* [Stored items]
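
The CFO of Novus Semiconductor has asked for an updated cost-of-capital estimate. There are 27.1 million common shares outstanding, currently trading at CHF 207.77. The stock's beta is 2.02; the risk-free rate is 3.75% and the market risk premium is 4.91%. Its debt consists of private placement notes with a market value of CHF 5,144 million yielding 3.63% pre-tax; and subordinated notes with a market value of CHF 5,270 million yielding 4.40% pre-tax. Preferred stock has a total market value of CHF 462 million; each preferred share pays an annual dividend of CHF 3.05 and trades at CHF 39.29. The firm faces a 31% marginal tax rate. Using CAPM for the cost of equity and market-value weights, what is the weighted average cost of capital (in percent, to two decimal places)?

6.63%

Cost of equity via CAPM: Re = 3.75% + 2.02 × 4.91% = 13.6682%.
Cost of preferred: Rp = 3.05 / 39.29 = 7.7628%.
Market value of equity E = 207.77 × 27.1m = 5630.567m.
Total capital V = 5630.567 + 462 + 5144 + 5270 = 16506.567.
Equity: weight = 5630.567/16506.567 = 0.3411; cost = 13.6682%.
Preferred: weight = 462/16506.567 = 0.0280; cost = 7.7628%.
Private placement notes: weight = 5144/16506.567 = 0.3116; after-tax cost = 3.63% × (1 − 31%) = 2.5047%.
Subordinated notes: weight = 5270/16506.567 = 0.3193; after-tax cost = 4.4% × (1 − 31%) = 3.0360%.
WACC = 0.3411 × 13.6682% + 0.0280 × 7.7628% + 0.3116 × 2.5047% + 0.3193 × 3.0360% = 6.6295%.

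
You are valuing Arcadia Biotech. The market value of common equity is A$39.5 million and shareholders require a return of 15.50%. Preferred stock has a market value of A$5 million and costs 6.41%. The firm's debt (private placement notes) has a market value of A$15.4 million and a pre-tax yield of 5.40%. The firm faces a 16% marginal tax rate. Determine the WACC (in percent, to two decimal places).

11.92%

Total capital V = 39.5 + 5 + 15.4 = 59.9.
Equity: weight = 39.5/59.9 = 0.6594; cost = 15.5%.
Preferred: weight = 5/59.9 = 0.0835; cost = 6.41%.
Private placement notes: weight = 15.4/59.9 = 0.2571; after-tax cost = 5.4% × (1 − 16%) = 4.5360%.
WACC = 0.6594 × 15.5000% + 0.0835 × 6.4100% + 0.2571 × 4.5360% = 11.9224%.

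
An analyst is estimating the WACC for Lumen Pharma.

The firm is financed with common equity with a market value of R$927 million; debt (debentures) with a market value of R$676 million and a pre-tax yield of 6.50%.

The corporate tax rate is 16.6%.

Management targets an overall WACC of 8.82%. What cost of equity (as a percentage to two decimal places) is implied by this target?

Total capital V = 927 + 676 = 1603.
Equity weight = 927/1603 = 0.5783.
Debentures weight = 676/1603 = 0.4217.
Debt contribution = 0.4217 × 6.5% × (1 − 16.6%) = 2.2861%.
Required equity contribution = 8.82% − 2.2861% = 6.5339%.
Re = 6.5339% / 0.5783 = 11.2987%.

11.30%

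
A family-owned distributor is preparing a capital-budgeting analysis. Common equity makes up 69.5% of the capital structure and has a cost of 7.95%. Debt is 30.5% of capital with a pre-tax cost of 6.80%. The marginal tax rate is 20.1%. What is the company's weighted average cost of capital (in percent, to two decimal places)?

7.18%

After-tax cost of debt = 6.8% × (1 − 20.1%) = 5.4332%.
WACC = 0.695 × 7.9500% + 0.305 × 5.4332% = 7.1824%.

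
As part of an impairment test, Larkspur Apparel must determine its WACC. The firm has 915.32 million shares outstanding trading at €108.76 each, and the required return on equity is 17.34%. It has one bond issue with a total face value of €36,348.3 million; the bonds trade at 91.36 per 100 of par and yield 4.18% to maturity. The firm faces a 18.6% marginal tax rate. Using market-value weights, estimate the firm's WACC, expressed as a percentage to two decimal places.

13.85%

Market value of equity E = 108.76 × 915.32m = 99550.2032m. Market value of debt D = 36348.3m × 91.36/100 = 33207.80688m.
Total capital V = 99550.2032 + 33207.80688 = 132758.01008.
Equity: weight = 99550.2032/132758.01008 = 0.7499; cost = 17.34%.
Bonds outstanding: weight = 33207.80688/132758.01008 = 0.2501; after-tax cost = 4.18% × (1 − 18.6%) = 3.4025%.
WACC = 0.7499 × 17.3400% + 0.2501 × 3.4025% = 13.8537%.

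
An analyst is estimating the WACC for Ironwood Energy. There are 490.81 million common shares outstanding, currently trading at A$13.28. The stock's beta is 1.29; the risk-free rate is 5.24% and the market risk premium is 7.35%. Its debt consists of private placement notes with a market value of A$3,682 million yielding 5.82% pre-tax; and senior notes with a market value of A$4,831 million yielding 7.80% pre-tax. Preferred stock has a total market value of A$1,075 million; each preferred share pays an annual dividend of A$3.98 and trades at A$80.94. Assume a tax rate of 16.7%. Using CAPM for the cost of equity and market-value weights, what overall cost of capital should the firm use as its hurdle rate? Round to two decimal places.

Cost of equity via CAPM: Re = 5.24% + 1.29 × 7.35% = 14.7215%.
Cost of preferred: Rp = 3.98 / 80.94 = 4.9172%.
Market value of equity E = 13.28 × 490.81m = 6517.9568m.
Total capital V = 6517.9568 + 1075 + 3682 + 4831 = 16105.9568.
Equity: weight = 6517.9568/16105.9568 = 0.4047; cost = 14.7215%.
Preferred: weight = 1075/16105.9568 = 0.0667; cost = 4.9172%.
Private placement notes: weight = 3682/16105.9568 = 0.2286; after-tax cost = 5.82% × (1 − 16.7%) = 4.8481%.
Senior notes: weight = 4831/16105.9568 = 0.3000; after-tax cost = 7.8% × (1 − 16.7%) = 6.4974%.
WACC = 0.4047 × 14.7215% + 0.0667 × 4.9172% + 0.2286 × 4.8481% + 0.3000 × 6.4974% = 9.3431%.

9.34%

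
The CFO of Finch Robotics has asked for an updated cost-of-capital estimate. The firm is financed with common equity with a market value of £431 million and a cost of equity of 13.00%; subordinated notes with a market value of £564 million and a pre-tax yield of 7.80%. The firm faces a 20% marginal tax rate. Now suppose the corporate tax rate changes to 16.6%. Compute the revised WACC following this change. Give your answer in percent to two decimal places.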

* [About this exercise] Each entry should be written out again exactly, with no word left out.

* [Reply]
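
The CFO of Novus Semiconductor has asked for an updated cost-of-capital estimate. There are 27.1 million common shares outstanding, currently trading at CHF 207.77. The stock's beta is 2.02; the risk-free rate is 3.75% and the market risk premium is 4.91%. Its debt consists of private placement notes with a market value of CHF 5,144 million yielding 3.63% pre-tax; and subordinated notes with a market value of CHF 5,270 million yielding 4.40% pre-tax. Preferred stock has a total market value of CHF 462 million; each preferred share pays an annual dividend of CHF 3.05 and trades at CHF 39.29. The firm faces a 31% marginal tax rate. Using CAPM for the cost of equity and market-value weights, what is the weighted average cost of capital (in percent, to two decimal places)?

6.63%

Cost of equity via CAPM: Re = 3.75% + 2.02 × 4.91% = 13.6682%.
Cost of preferred: Rp = 3.05 / 39.29 = 7.7628%.
Market value of equity E = 207.77 × 27.1m = 5630.567m.
Total capital V = 5630.567 + 462 + 5144 + 5270 = 16506.567.
Equity: weight = 5630.567/16506.567 = 0.3411; cost = 13.6682%.
Preferred: weight = 462/16506.567 = 0.0280; cost = 7.7628%.
Private placement notes: weight = 5144/16506.567 = 0.3116; after-tax cost = 3.63% × (1 − 31%) = 2.5047%.
Subordinated notes: weight = 5270/16506.567 = 0.3193; after-tax cost = 4.4% × (1 − 31%) = 3.0360%.
WACC = 0.3411 × 13.6682% + 0.0280 × 7.7628% + 0.3116 × 2.5047% + 0.3193 × 3.0360% = 6.6295%.

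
You are valuing Arcadia Biotech. The market value of common equity is A$39.5 million and shareholders require a return of 15.50%. Preferred stock has a market value of A$5 million and costs 6.41%. The firm's debt (private placement notes) has a market value of A$15.4 million and a pre-tax yield of 5.40%. The firm faces a 16% marginal tax rate. Determine the WACC (in percent, to two decimal places).

11.92%

Total capital V = 39.5 + 5 + 15.4 = 59.9.
Equity: weight = 39.5/59.9 = 0.6594; cost = 15.5%.
Preferred: weight = 5/59.9 = 0.0835; cost = 6.41%.
Private placement notes: weight = 15.4/59.9 = 0.2571; after-tax cost = 5.4% × (1 − 16%) = 4.5360%.
WACC = 0.6594 × 15.5000% + 0.0835 × 6.4100% + 0.2571 × 4.5360% = 11.9224%.

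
An analyst is estimating the WACC for Lumen Pharma.

The firm is financed with common equity with a market value of R$927 million; debt (debentures) with a market value of R$676 million and a pre-tax yield of 6.50%.

The corporate tax rate is 16.6%.

Management targets an overall WACC of 8.82%. What cost of equity (as a percentage to two decimal places) is implied by this target?

Total capital V = 927 + 676 = 1603.
Equity weight = 927/1603 = 0.5783.
Debentures weight = 676/1603 = 0.4217.
Debt contribution = 0.4217 × 6.5% × (1 − 16.6%) = 2.2861%.
Required equity contribution = 8.82% − 2.2861% = 6.5339%.
Re = 6.5339% / 0.5783 = 11.2987%.

11.30%

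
A family-owned distributor is preparing a capital-budgeting analysis. Common equity makes up 69.5% of the capital structure and has a cost of 7.95%. Debt is 30.5% of capital with a pre-tax cost of 6.80%. The marginal tax rate is 20.1%. What is the company's weighted average cost of capital (in percent, to two decimal places)?

7.18%

After-tax cost of debt = 6.8% × (1 − 20.1%) = 5.4332%.
WACC = 0.695 × 7.9500% + 0.305 × 5.4332% = 7.1824%.

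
As part of an impairment test, Larkspur Apparel must determine its WACC. The firm has 915.32 million shares outstanding trading at €108.76 each, and the required return on equity is 17.34%. It has one bond issue with a total face value of €36,348.3 million; the bonds trade at 91.36 per 100 of par and yield 4.18% to maturity. The firm faces a 18.6% marginal tax rate. Using market-value weights, estimate the firm's WACC, expressed as a percentage to two decimal places.

13.85%

Market value of equity E = 108.76 × 915.32m = 99550.2032m. Market value of debt D = 36348.3m × 91.36/100 = 33207.80688m.
Total capital V = 99550.2032 + 33207.80688 = 132758.01008.
Equity: weight = 99550.2032/132758.01008 = 0.7499; cost = 17.34%.
Bonds outstanding: weight = 33207.80688/132758.01008 = 0.2501; after-tax cost = 4.18% × (1 − 18.6%) = 3.4025%.
WACC = 0.7499 × 17.3400% + 0.2501 × 3.4025% = 13.8537%.

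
An analyst is estimating the WACC for Ironwood Energy. There are 490.81 million common shares outstanding, currently trading at A$13.28. The stock's beta is 1.29; the risk-free rate is 5.24% and the market risk premium is 7.35%. Its debt consists of private placement notes with a market value of A$3,682 million yielding 5.82% pre-tax; and senior notes with a market value of A$4,831 million yielding 7.80% pre-tax. Preferred stock has a total market value of A$1,075 million; each preferred share pays an annual dividend of A$3.98 and trades at A$80.94. Assume a tax rate of 16.7%. Using CAPM for the cost of equity and market-value weights, what overall cost of capital should the firm use as its hurdle rate? Round to two decimal places.

Cost of equity via CAPM: Re = 5.24% + 1.29 × 7.35% = 14.7215%.
Cost of preferred: Rp = 3.98 / 80.94 = 4.9172%.
Market value of equity E = 13.28 × 490.81m = 6517.9568m.
Total capital V = 6517.9568 + 1075 + 3682 + 4831 = 16105.9568.
Equity: weight = 6517.9568/16105.9568 = 0.4047; cost = 14.7215%.
Preferred: weight = 1075/16105.9568 = 0.0667; cost = 4.9172%.
Private placement notes: weight = 3682/16105.9568 = 0.2286; after-tax cost = 5.82% × (1 − 16.7%) = 4.8481%.
Senior notes: weight = 4831/16105.9568 = 0.3000; after-tax cost = 7.8% × (1 − 16.7%) = 6.4974%.
WACC = 0.4047 × 14.7215% + 0.0667 × 4.9172% + 0.2286 × 4.8481% + 0.3000 × 6.4974% = 9.3431%.

9.34%

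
The CFO of Finch Robotics has asked for an updated cost-of-capital estimate. The firm is financed with common equity with a market value of £431 million and a cost of equity of 13.00%; subordinated notes with a market value of £564 million and a pre-tax yield of 7.80%. The firm faces a 20% marginal tax rate. Now suppose the corporate tax rate changes to 16.6%. Compute the revised WACC following this change. Give your answer in percent to two decimal places.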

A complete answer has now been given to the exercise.